The data =>
---*---

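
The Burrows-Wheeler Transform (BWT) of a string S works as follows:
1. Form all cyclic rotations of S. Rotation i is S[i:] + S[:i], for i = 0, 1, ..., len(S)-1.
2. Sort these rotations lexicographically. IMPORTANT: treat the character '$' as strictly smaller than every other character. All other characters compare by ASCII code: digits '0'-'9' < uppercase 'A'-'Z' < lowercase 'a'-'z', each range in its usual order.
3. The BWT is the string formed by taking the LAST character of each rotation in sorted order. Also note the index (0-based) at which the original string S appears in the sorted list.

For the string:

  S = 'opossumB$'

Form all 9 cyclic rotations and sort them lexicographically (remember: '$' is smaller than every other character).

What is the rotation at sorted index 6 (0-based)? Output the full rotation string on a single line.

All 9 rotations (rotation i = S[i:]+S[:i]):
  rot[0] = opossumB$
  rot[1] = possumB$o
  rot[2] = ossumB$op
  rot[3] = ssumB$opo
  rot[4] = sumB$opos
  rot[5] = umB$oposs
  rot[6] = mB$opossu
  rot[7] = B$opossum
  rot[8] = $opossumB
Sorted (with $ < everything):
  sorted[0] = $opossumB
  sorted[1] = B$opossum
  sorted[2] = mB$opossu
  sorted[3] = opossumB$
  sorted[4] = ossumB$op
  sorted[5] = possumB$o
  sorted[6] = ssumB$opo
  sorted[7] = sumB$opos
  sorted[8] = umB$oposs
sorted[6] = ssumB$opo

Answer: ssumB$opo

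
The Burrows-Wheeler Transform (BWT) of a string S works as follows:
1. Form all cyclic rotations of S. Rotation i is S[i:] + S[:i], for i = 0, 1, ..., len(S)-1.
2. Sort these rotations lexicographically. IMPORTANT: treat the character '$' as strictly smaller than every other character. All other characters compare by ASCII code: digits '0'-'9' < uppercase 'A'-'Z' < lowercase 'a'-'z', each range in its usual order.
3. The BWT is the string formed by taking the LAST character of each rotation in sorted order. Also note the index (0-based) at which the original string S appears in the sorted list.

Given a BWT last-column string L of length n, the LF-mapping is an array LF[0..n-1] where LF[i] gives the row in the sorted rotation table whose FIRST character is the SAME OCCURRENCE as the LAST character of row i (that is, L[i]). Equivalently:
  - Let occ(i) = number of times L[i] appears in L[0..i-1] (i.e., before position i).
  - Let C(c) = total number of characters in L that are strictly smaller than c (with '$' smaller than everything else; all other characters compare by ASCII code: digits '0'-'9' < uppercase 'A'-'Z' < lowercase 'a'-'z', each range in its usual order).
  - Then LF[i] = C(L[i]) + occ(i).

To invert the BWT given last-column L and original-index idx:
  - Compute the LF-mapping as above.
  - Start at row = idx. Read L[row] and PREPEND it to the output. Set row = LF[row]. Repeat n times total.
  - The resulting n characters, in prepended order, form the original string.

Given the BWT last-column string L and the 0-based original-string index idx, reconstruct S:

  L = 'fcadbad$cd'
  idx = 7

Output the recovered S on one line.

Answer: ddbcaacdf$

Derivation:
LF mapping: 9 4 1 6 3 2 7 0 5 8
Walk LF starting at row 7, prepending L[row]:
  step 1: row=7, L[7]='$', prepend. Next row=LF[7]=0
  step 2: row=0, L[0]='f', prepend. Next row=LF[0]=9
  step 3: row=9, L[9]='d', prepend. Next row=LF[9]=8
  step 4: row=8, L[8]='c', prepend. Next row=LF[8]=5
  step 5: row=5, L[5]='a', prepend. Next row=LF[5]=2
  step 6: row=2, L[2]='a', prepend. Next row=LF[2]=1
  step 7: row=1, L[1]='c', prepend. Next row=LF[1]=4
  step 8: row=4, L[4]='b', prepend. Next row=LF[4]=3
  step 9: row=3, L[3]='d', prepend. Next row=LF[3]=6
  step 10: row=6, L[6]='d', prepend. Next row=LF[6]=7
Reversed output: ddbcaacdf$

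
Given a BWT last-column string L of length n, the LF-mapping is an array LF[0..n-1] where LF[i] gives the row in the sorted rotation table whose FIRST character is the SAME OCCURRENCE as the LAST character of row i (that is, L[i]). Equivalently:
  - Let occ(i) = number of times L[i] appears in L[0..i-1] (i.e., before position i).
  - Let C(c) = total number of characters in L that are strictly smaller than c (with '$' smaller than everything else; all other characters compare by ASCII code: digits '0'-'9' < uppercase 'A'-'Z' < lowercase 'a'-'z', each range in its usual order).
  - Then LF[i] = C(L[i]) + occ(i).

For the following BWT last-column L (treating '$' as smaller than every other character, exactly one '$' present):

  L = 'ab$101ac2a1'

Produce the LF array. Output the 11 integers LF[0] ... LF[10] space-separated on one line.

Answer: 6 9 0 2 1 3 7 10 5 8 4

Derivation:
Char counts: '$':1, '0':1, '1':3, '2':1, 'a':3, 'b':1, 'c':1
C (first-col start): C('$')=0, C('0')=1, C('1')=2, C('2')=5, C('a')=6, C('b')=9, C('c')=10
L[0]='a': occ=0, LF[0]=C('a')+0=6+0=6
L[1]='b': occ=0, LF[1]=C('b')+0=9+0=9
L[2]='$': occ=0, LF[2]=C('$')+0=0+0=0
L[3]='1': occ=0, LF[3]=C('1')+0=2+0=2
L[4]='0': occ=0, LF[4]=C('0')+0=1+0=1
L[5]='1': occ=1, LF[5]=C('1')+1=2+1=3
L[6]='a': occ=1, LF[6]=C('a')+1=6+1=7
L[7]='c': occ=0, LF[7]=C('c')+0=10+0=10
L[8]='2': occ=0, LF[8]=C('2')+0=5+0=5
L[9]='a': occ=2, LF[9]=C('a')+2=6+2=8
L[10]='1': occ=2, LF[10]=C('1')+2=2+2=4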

---*---

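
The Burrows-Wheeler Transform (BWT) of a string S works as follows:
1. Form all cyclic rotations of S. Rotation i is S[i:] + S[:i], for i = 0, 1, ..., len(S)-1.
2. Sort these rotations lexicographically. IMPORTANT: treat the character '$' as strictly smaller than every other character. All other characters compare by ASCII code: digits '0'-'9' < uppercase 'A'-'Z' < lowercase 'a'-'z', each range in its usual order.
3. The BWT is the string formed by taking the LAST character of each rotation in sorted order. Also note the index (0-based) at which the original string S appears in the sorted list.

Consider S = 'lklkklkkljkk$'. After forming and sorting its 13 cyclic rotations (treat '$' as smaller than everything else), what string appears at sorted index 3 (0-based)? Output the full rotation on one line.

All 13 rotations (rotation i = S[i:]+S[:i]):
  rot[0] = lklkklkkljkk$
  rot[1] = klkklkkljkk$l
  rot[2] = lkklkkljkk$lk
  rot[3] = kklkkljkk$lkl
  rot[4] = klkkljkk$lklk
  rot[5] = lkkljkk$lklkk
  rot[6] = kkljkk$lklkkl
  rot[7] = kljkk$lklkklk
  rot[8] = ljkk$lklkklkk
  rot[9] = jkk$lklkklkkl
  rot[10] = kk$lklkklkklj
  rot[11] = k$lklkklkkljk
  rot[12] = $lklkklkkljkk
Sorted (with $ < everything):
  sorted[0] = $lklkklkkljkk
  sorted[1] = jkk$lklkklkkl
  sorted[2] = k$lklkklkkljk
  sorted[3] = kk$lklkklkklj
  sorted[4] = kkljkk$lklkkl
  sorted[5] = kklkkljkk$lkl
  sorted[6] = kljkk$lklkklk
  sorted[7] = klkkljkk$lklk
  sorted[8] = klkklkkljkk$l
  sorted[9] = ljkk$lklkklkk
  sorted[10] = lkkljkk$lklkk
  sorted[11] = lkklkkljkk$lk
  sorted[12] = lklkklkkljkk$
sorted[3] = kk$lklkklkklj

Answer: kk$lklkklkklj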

---*---

Everything above from the line containing "- Compute the LF-mapping as above." down to the line containing "- The resulting" is to be transcribed exactly, with both of those lines included and nothing else added.

Completed task =>
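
  - Compute the LF-mapping as above.
  - Start at row = idx. Read L[row] and PREPEND it to the output. Set row = LF[row]. Repeat n times total.
  - The resulting n characters, in prepended order, form the original string.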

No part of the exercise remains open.